• [Task]:
Please retype the records that appear below, exactly and in full.

• [Available data]:
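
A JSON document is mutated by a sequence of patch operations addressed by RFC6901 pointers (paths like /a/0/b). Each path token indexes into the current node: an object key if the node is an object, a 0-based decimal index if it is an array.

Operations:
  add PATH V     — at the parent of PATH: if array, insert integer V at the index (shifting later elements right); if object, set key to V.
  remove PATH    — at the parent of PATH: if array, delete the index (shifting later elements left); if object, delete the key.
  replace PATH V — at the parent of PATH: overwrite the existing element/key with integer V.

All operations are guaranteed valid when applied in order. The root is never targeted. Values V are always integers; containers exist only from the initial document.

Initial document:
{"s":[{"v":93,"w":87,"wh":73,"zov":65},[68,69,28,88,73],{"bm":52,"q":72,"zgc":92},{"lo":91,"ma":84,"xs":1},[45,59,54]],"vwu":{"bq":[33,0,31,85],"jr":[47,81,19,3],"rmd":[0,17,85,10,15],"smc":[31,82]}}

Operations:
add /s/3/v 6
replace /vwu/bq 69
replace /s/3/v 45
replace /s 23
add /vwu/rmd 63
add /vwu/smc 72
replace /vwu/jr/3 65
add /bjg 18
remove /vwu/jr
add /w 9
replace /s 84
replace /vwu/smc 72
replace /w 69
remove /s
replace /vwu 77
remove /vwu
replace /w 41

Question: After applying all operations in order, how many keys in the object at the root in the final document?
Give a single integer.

Answer: 2

Derivation:
After op 1 (add /s/3/v 6): {"s":[{"v":93,"w":87,"wh":73,"zov":65},[68,69,28,88,73],{"bm":52,"q":72,"zgc":92},{"lo":91,"ma":84,"v":6,"xs":1},[45,59,54]],"vwu":{"bq":[33,0,31,85],"jr":[47,81,19,3],"rmd":[0,17,85,10,15],"smc":[31,82]}}
After op 2 (replace /vwu/bq 69): {"s":[{"v":93,"w":87,"wh":73,"zov":65},[68,69,28,88,73],{"bm":52,"q":72,"zgc":92},{"lo":91,"ma":84,"v":6,"xs":1},[45,59,54]],"vwu":{"bq":69,"jr":[47,81,19,3],"rmd":[0,17,85,10,15],"smc":[31,82]}}
After op 3 (replace /s/3/v 45): {"s":[{"v":93,"w":87,"wh":73,"zov":65},[68,69,28,88,73],{"bm":52,"q":72,"zgc":92},{"lo":91,"ma":84,"v":45,"xs":1},[45,59,54]],"vwu":{"bq":69,"jr":[47,81,19,3],"rmd":[0,17,85,10,15],"smc":[31,82]}}
After op 4 (replace /s 23): {"s":23,"vwu":{"bq":69,"jr":[47,81,19,3],"rmd":[0,17,85,10,15],"smc":[31,82]}}
After op 5 (add /vwu/rmd 63): {"s":23,"vwu":{"bq":69,"jr":[47,81,19,3],"rmd":63,"smc":[31,82]}}
After op 6 (add /vwu/smc 72): {"s":23,"vwu":{"bq":69,"jr":[47,81,19,3],"rmd":63,"smc":72}}
After op 7 (replace /vwu/jr/3 65): {"s":23,"vwu":{"bq":69,"jr":[47,81,19,65],"rmd":63,"smc":72}}
After op 8 (add /bjg 18): {"bjg":18,"s":23,"vwu":{"bq":69,"jr":[47,81,19,65],"rmd":63,"smc":72}}
After op 9 (remove /vwu/jr): {"bjg":18,"s":23,"vwu":{"bq":69,"rmd":63,"smc":72}}
After op 10 (add /w 9): {"bjg":18,"s":23,"vwu":{"bq":69,"rmd":63,"smc":72},"w":9}
After op 11 (replace /s 84): {"bjg":18,"s":84,"vwu":{"bq":69,"rmd":63,"smc":72},"w":9}
After op 12 (replace /vwu/smc 72): {"bjg":18,"s":84,"vwu":{"bq":69,"rmd":63,"smc":72},"w":9}
After op 13 (replace /w 69): {"bjg":18,"s":84,"vwu":{"bq":69,"rmd":63,"smc":72},"w":69}
After op 14 (remove /s): {"bjg":18,"vwu":{"bq":69,"rmd":63,"smc":72},"w":69}
After op 15 (replace /vwu 77): {"bjg":18,"vwu":77,"w":69}
After op 16 (remove /vwu): {"bjg":18,"w":69}
After op 17 (replace /w 41): {"bjg":18,"w":41}
Size at the root: 2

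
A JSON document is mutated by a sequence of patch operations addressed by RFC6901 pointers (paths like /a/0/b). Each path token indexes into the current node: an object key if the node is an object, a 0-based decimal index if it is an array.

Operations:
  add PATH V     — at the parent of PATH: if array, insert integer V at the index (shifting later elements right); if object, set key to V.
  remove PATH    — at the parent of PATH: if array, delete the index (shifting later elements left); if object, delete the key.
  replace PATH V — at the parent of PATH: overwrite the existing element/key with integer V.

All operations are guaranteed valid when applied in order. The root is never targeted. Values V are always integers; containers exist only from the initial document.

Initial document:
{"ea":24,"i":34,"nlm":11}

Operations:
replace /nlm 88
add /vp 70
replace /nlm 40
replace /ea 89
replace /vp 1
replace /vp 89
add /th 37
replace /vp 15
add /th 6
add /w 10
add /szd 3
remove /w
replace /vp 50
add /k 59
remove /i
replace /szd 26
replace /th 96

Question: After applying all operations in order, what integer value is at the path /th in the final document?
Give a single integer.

Answer: 96

Derivation:
After op 1 (replace /nlm 88): {"ea":24,"i":34,"nlm":88}
After op 2 (add /vp 70): {"ea":24,"i":34,"nlm":88,"vp":70}
After op 3 (replace /nlm 40): {"ea":24,"i":34,"nlm":40,"vp":70}
After op 4 (replace /ea 89): {"ea":89,"i":34,"nlm":40,"vp":70}
After op 5 (replace /vp 1): {"ea":89,"i":34,"nlm":40,"vp":1}
After op 6 (replace /vp 89): {"ea":89,"i":34,"nlm":40,"vp":89}
After op 7 (add /th 37): {"ea":89,"i":34,"nlm":40,"th":37,"vp":89}
After op 8 (replace /vp 15): {"ea":89,"i":34,"nlm":40,"th":37,"vp":15}
After op 9 (add /th 6): {"ea":89,"i":34,"nlm":40,"th":6,"vp":15}
After op 10 (add /w 10): {"ea":89,"i":34,"nlm":40,"th":6,"vp":15,"w":10}
After op 11 (add /szd 3): {"ea":89,"i":34,"nlm":40,"szd":3,"th":6,"vp":15,"w":10}
After op 12 (remove /w): {"ea":89,"i":34,"nlm":40,"szd":3,"th":6,"vp":15}
After op 13 (replace /vp 50): {"ea":89,"i":34,"nlm":40,"szd":3,"th":6,"vp":50}
After op 14 (add /k 59): {"ea":89,"i":34,"k":59,"nlm":40,"szd":3,"th":6,"vp":50}
After op 15 (remove /i): {"ea":89,"k":59,"nlm":40,"szd":3,"th":6,"vp":50}
After op 16 (replace /szd 26): {"ea":89,"k":59,"nlm":40,"szd":26,"th":6,"vp":50}
After op 17 (replace /th 96): {"ea":89,"k":59,"nlm":40,"szd":26,"th":96,"vp":50}
Value at /th: 96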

• [Solution for this problem]:
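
A JSON document is mutated by a sequence of patch operations addressed by RFC6901 pointers (paths like /a/0/b). Each path token indexes into the current node: an object key if the node is an object, a 0-based decimal index if it is an array.

Operations:
  add PATH V     — at the parent of PATH: if array, insert integer V at the index (shifting later elements right); if object, set key to V.
  remove PATH    — at the parent of PATH: if array, delete the index (shifting later elements left); if object, delete the key.
  replace PATH V — at the parent of PATH: overwrite the existing element/key with integer V.

All operations are guaranteed valid when applied in order. The root is never targeted. Values V are always integers; containers exist only from the initial document.

Initial document:
{"s":[{"v":93,"w":87,"wh":73,"zov":65},[68,69,28,88,73],{"bm":52,"q":72,"zgc":92},{"lo":91,"ma":84,"xs":1},[45,59,54]],"vwu":{"bq":[33,0,31,85],"jr":[47,81,19,3],"rmd":[0,17,85,10,15],"smc":[31,82]}}

Operations:
add /s/3/v 6
replace /vwu/bq 69
replace /s/3/v 45
replace /s 23
add /vwu/rmd 63
add /vwu/smc 72
replace /vwu/jr/3 65
add /bjg 18
remove /vwu/jr
add /w 9
replace /s 84
replace /vwu/smc 72
replace /w 69
remove /s
replace /vwu 77
remove /vwu
replace /w 41

Question: After applying all operations in order, how many keys in the object at the root in the final document?
Give a single integer.

Answer: 2

Derivation:
After op 1 (add /s/3/v 6): {"s":[{"v":93,"w":87,"wh":73,"zov":65},[68,69,28,88,73],{"bm":52,"q":72,"zgc":92},{"lo":91,"ma":84,"v":6,"xs":1},[45,59,54]],"vwu":{"bq":[33,0,31,85],"jr":[47,81,19,3],"rmd":[0,17,85,10,15],"smc":[31,82]}}
After op 2 (replace /vwu/bq 69): {"s":[{"v":93,"w":87,"wh":73,"zov":65},[68,69,28,88,73],{"bm":52,"q":72,"zgc":92},{"lo":91,"ma":84,"v":6,"xs":1},[45,59,54]],"vwu":{"bq":69,"jr":[47,81,19,3],"rmd":[0,17,85,10,15],"smc":[31,82]}}
After op 3 (replace /s/3/v 45): {"s":[{"v":93,"w":87,"wh":73,"zov":65},[68,69,28,88,73],{"bm":52,"q":72,"zgc":92},{"lo":91,"ma":84,"v":45,"xs":1},[45,59,54]],"vwu":{"bq":69,"jr":[47,81,19,3],"rmd":[0,17,85,10,15],"smc":[31,82]}}
After op 4 (replace /s 23): {"s":23,"vwu":{"bq":69,"jr":[47,81,19,3],"rmd":[0,17,85,10,15],"smc":[31,82]}}
After op 5 (add /vwu/rmd 63): {"s":23,"vwu":{"bq":69,"jr":[47,81,19,3],"rmd":63,"smc":[31,82]}}
After op 6 (add /vwu/smc 72): {"s":23,"vwu":{"bq":69,"jr":[47,81,19,3],"rmd":63,"smc":72}}
After op 7 (replace /vwu/jr/3 65): {"s":23,"vwu":{"bq":69,"jr":[47,81,19,65],"rmd":63,"smc":72}}
After op 8 (add /bjg 18): {"bjg":18,"s":23,"vwu":{"bq":69,"jr":[47,81,19,65],"rmd":63,"smc":72}}
After op 9 (remove /vwu/jr): {"bjg":18,"s":23,"vwu":{"bq":69,"rmd":63,"smc":72}}
After op 10 (add /w 9): {"bjg":18,"s":23,"vwu":{"bq":69,"rmd":63,"smc":72},"w":9}
After op 11 (replace /s 84): {"bjg":18,"s":84,"vwu":{"bq":69,"rmd":63,"smc":72},"w":9}
After op 12 (replace /vwu/smc 72): {"bjg":18,"s":84,"vwu":{"bq":69,"rmd":63,"smc":72},"w":9}
After op 13 (replace /w 69): {"bjg":18,"s":84,"vwu":{"bq":69,"rmd":63,"smc":72},"w":69}
After op 14 (remove /s): {"bjg":18,"vwu":{"bq":69,"rmd":63,"smc":72},"w":69}
After op 15 (replace /vwu 77): {"bjg":18,"vwu":77,"w":69}
After op 16 (remove /vwu): {"bjg":18,"w":69}
After op 17 (replace /w 41): {"bjg":18,"w":41}
Size at the root: 2

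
A JSON document is mutated by a sequence of patch operations addressed by RFC6901 pointers (paths like /a/0/b). Each path token indexes into the current node: an object key if the node is an object, a 0-based decimal index if it is an array.

Operations:
  add PATH V     — at the parent of PATH: if array, insert integer V at the index (shifting later elements right); if object, set key to V.
  remove PATH    — at the parent of PATH: if array, delete the index (shifting later elements left); if object, delete the key.
  replace PATH V — at the parent of PATH: overwrite the existing element/key with integer V.

All operations are guaranteed valid when applied in order. The root is never targeted. Values V are always integers; containers exist only from the initial document.

Initial document:
{"ea":24,"i":34,"nlm":11}

Operations:
replace /nlm 88
add /vp 70
replace /nlm 40
replace /ea 89
replace /vp 1
replace /vp 89
add /th 37
replace /vp 15
add /th 6
add /w 10
add /szd 3
remove /w
replace /vp 50
add /k 59
remove /i
replace /szd 26
replace /th 96

Question: After applying all operations in order, what integer value is at the path /th in the final document?
Give a single integer.

Answer: 96

Derivation:
After op 1 (replace /nlm 88): {"ea":24,"i":34,"nlm":88}
After op 2 (add /vp 70): {"ea":24,"i":34,"nlm":88,"vp":70}
After op 3 (replace /nlm 40): {"ea":24,"i":34,"nlm":40,"vp":70}
After op 4 (replace /ea 89): {"ea":89,"i":34,"nlm":40,"vp":70}
After op 5 (replace /vp 1): {"ea":89,"i":34,"nlm":40,"vp":1}
After op 6 (replace /vp 89): {"ea":89,"i":34,"nlm":40,"vp":89}
After op 7 (add /th 37): {"ea":89,"i":34,"nlm":40,"th":37,"vp":89}
After op 8 (replace /vp 15): {"ea":89,"i":34,"nlm":40,"th":37,"vp":15}
After op 9 (add /th 6): {"ea":89,"i":34,"nlm":40,"th":6,"vp":15}
After op 10 (add /w 10): {"ea":89,"i":34,"nlm":40,"th":6,"vp":15,"w":10}
After op 11 (add /szd 3): {"ea":89,"i":34,"nlm":40,"szd":3,"th":6,"vp":15,"w":10}
After op 12 (remove /w): {"ea":89,"i":34,"nlm":40,"szd":3,"th":6,"vp":15}
After op 13 (replace /vp 50): {"ea":89,"i":34,"nlm":40,"szd":3,"th":6,"vp":50}
After op 14 (add /k 59): {"ea":89,"i":34,"k":59,"nlm":40,"szd":3,"th":6,"vp":50}
After op 15 (remove /i): {"ea":89,"k":59,"nlm":40,"szd":3,"th":6,"vp":50}
After op 16 (replace /szd 26): {"ea":89,"k":59,"nlm":40,"szd":26,"th":6,"vp":50}
After op 17 (replace /th 96): {"ea":89,"k":59,"nlm":40,"szd":26,"th":96,"vp":50}
Value at /th: 96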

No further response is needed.